**TASK DIRECTIONS**
All of the data must be returned word for word.
[Start of Attachment]
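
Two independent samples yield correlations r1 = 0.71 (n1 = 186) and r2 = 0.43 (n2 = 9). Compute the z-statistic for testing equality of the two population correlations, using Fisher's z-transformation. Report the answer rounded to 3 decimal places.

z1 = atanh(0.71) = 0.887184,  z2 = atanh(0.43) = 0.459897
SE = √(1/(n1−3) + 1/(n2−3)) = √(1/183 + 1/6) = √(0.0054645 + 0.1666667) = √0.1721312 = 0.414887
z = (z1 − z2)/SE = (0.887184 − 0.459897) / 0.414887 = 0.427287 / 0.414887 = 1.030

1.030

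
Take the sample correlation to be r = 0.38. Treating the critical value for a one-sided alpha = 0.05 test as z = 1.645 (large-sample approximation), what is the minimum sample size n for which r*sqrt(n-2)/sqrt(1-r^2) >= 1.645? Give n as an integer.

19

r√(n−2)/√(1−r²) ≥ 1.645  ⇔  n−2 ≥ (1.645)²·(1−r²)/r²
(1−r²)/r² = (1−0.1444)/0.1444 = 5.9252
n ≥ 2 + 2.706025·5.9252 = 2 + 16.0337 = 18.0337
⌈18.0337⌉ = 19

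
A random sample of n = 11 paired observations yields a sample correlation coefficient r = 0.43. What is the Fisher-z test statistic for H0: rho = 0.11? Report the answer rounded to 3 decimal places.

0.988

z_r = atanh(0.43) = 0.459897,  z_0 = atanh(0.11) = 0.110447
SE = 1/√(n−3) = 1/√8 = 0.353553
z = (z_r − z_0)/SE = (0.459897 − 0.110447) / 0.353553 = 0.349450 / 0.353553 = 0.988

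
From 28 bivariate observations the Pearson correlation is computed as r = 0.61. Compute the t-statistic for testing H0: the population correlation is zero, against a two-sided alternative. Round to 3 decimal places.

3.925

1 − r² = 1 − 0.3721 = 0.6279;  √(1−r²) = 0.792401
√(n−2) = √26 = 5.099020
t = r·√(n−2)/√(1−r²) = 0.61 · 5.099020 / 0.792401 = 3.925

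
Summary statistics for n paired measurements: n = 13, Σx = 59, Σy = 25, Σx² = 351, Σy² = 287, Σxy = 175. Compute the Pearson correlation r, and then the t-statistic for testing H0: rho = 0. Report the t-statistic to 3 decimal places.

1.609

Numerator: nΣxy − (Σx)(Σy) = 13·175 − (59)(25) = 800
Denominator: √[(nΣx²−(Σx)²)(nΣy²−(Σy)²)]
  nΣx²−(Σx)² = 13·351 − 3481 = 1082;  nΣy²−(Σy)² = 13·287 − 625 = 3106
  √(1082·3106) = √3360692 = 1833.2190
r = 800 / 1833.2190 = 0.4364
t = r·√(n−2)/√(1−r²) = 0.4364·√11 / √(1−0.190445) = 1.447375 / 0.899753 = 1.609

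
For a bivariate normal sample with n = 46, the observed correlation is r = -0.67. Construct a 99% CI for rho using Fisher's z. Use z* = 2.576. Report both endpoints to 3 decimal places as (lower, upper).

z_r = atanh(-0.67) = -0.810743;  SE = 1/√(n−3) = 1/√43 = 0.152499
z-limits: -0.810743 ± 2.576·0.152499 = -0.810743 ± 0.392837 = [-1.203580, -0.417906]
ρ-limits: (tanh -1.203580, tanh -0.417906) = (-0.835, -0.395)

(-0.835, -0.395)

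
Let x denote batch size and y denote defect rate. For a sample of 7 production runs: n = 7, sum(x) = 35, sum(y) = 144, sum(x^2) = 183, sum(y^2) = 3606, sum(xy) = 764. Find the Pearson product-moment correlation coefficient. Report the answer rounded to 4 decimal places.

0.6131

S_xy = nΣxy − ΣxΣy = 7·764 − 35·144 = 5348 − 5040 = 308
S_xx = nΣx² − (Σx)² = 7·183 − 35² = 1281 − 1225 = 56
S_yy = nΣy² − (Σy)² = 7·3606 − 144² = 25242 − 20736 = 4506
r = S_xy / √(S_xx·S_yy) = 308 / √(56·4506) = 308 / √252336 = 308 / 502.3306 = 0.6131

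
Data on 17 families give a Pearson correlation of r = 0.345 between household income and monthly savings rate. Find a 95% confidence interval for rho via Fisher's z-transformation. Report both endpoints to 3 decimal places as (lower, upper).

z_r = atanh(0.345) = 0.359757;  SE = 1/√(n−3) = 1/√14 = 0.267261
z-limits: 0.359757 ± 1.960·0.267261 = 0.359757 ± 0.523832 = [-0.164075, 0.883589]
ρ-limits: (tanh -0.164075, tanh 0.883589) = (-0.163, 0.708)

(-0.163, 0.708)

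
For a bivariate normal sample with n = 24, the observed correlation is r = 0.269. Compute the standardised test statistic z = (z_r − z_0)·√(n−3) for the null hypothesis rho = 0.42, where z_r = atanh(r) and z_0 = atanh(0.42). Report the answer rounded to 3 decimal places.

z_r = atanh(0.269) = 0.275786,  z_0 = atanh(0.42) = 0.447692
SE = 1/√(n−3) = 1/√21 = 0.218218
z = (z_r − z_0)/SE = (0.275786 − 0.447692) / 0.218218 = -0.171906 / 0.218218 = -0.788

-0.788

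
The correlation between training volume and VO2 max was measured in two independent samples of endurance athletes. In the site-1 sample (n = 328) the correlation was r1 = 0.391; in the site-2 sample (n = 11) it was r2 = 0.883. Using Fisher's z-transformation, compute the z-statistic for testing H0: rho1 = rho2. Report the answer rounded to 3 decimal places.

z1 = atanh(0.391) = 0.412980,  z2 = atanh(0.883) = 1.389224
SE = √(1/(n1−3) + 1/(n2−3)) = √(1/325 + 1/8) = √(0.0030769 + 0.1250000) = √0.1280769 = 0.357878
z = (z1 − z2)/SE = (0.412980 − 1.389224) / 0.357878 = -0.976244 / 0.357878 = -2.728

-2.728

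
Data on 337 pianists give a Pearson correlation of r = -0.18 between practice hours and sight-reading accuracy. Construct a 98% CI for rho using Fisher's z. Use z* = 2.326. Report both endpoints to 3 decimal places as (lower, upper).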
[End of Attachment]
**WRITTEN ANSWER**
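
Two independent samples yield correlations r1 = 0.71 (n1 = 186) and r2 = 0.43 (n2 = 9). Compute the z-statistic for testing equality of the two population correlations, using Fisher's z-transformation. Report the answer rounded to 3 decimal places.

z1 = atanh(0.71) = 0.887184,  z2 = atanh(0.43) = 0.459897
SE = √(1/(n1−3) + 1/(n2−3)) = √(1/183 + 1/6) = √(0.0054645 + 0.1666667) = √0.1721312 = 0.414887
z = (z1 − z2)/SE = (0.887184 − 0.459897) / 0.414887 = 0.427287 / 0.414887 = 1.030

1.030

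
Take the sample correlation to be r = 0.38. Treating the critical value for a one-sided alpha = 0.05 test as z = 1.645 (large-sample approximation), what is the minimum sample size n for which r*sqrt(n-2)/sqrt(1-r^2) >= 1.645? Give n as an integer.

19

r√(n−2)/√(1−r²) ≥ 1.645  ⇔  n−2 ≥ (1.645)²·(1−r²)/r²
(1−r²)/r² = (1−0.1444)/0.1444 = 5.9252
n ≥ 2 + 2.706025·5.9252 = 2 + 16.0337 = 18.0337
⌈18.0337⌉ = 19

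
A random sample of n = 11 paired observations yields a sample correlation coefficient r = 0.43. What is the Fisher-z test statistic for H0: rho = 0.11? Report the answer rounded to 3 decimal places.

0.988

z_r = atanh(0.43) = 0.459897,  z_0 = atanh(0.11) = 0.110447
SE = 1/√(n−3) = 1/√8 = 0.353553
z = (z_r − z_0)/SE = (0.459897 − 0.110447) / 0.353553 = 0.349450 / 0.353553 = 0.988

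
From 28 bivariate observations the Pearson correlation is computed as r = 0.61. Compute the t-statistic for testing H0: the population correlation is zero, against a two-sided alternative. Round to 3 decimal places.

3.925

1 − r² = 1 − 0.3721 = 0.6279;  √(1−r²) = 0.792401
√(n−2) = √26 = 5.099020
t = r·√(n−2)/√(1−r²) = 0.61 · 5.099020 / 0.792401 = 3.925

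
Summary statistics for n paired measurements: n = 13, Σx = 59, Σy = 25, Σx² = 351, Σy² = 287, Σxy = 175. Compute the Pearson correlation r, and then the t-statistic for testing H0: rho = 0. Report the t-statistic to 3 decimal places.

1.609

Numerator: nΣxy − (Σx)(Σy) = 13·175 − (59)(25) = 800
Denominator: √[(nΣx²−(Σx)²)(nΣy²−(Σy)²)]
  nΣx²−(Σx)² = 13·351 − 3481 = 1082;  nΣy²−(Σy)² = 13·287 − 625 = 3106
  √(1082·3106) = √3360692 = 1833.2190
r = 800 / 1833.2190 = 0.4364
t = r·√(n−2)/√(1−r²) = 0.4364·√11 / √(1−0.190445) = 1.447375 / 0.899753 = 1.609

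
For a bivariate normal sample with n = 46, the observed correlation is r = -0.67. Construct a 99% CI for rho using Fisher's z. Use z* = 2.576. Report both endpoints to 3 decimal places as (lower, upper).

z_r = atanh(-0.67) = -0.810743;  SE = 1/√(n−3) = 1/√43 = 0.152499
z-limits: -0.810743 ± 2.576·0.152499 = -0.810743 ± 0.392837 = [-1.203580, -0.417906]
ρ-limits: (tanh -1.203580, tanh -0.417906) = (-0.835, -0.395)

(-0.835, -0.395)

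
Let x denote batch size and y denote defect rate. For a sample of 7 production runs: n = 7, sum(x) = 35, sum(y) = 144, sum(x^2) = 183, sum(y^2) = 3606, sum(xy) = 764. Find the Pearson product-moment correlation coefficient. Report the answer rounded to 4 decimal places.

0.6131

S_xy = nΣxy − ΣxΣy = 7·764 − 35·144 = 5348 − 5040 = 308
S_xx = nΣx² − (Σx)² = 7·183 − 35² = 1281 − 1225 = 56
S_yy = nΣy² − (Σy)² = 7·3606 − 144² = 25242 − 20736 = 4506
r = S_xy / √(S_xx·S_yy) = 308 / √(56·4506) = 308 / √252336 = 308 / 502.3306 = 0.6131

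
Data on 17 families give a Pearson correlation of r = 0.345 between household income and monthly savings rate. Find a 95% confidence interval for rho via Fisher's z-transformation. Report both endpoints to 3 decimal places as (lower, upper).

z_r = atanh(0.345) = 0.359757;  SE = 1/√(n−3) = 1/√14 = 0.267261
z-limits: 0.359757 ± 1.960·0.267261 = 0.359757 ± 0.523832 = [-0.164075, 0.883589]
ρ-limits: (tanh -0.164075, tanh 0.883589) = (-0.163, 0.708)

(-0.163, 0.708)

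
For a bivariate normal sample with n = 24, the observed correlation is r = 0.269. Compute the standardised test statistic z = (z_r − z_0)·√(n−3) for the null hypothesis rho = 0.42, where z_r = atanh(r) and z_0 = atanh(0.42). Report the answer rounded to 3 decimal places.

z_r = atanh(0.269) = 0.275786,  z_0 = atanh(0.42) = 0.447692
SE = 1/√(n−3) = 1/√21 = 0.218218
z = (z_r − z_0)/SE = (0.275786 − 0.447692) / 0.218218 = -0.171906 / 0.218218 = -0.788

-0.788

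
The correlation between training volume and VO2 max was measured in two independent samples of endurance athletes. In the site-1 sample (n = 328) the correlation was r1 = 0.391; in the site-2 sample (n = 11) it was r2 = 0.883. Using Fisher's z-transformation, compute the z-statistic for testing H0: rho1 = rho2. Report the answer rounded to 3 decimal places.

z1 = atanh(0.391) = 0.412980,  z2 = atanh(0.883) = 1.389224
SE = √(1/(n1−3) + 1/(n2−3)) = √(1/325 + 1/8) = √(0.0030769 + 0.1250000) = √0.1280769 = 0.357878
z = (z1 − z2)/SE = (0.412980 − 1.389224) / 0.357878 = -0.976244 / 0.357878 = -2.728

-2.728

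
Data on 337 pianists give a Pearson correlation of r = -0.18 between practice hours and sight-reading accuracy. Construct a 98% CI for rho using Fisher's z. Use z* = 2.326. Report both endpoints to 3 decimal places as (lower, upper).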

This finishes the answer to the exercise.